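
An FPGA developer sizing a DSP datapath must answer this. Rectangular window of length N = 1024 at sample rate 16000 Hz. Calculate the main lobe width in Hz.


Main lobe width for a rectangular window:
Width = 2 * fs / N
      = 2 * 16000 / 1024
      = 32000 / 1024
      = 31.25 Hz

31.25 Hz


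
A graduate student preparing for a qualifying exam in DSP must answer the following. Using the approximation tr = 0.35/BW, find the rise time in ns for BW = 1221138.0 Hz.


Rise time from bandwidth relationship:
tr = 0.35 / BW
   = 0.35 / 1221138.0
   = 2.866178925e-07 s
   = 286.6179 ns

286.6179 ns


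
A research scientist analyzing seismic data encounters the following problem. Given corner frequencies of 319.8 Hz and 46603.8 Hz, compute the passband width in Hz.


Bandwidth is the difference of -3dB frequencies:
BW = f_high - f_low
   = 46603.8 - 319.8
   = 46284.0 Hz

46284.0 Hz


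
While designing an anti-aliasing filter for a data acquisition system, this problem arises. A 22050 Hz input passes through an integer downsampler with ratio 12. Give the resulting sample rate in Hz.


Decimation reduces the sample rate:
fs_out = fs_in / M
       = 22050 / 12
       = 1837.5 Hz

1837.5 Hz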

---

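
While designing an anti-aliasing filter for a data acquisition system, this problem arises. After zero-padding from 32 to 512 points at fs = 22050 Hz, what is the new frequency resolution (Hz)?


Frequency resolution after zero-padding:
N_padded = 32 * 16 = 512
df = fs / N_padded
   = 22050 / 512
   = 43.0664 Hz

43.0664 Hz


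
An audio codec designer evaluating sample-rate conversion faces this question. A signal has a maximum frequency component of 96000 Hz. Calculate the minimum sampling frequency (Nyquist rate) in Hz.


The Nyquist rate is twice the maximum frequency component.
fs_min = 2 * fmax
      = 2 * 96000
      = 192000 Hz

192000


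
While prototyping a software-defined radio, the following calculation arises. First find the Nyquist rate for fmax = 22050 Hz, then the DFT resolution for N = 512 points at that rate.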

### WORK INSTRUCTION
Please, from the material above, copy only the lines from the line with "frequency resolution (Hz)?" up to and including the line with "While prototyping a", exactly as written.

### REPLY TO THE TASK
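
While designing an anti-aliasing filter for a data acquisition system, this problem arises. After zero-padding from 32 to 512 points at fs = 22050 Hz, what is the new frequency resolution (Hz)?


Frequency resolution after zero-padding:
N_padded = 32 * 16 = 512
df = fs / N_padded
   = 22050 / 512
   = 43.0664 Hz

43.0664 Hz


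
An audio codec designer evaluating sample-rate conversion faces this question. A signal has a maximum frequency component of 96000 Hz. Calculate the minimum sampling frequency (Nyquist rate) in Hz.


The Nyquist rate is twice the maximum frequency component.
fs_min = 2 * fmax
      = 2 * 96000
      = 192000 Hz

192000


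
While prototyping a software-defined radio, the following calculation arises. First find the Nyquist rate for fmax = 22050 Hz, then the DFT resolution for N = 512 points at that rate.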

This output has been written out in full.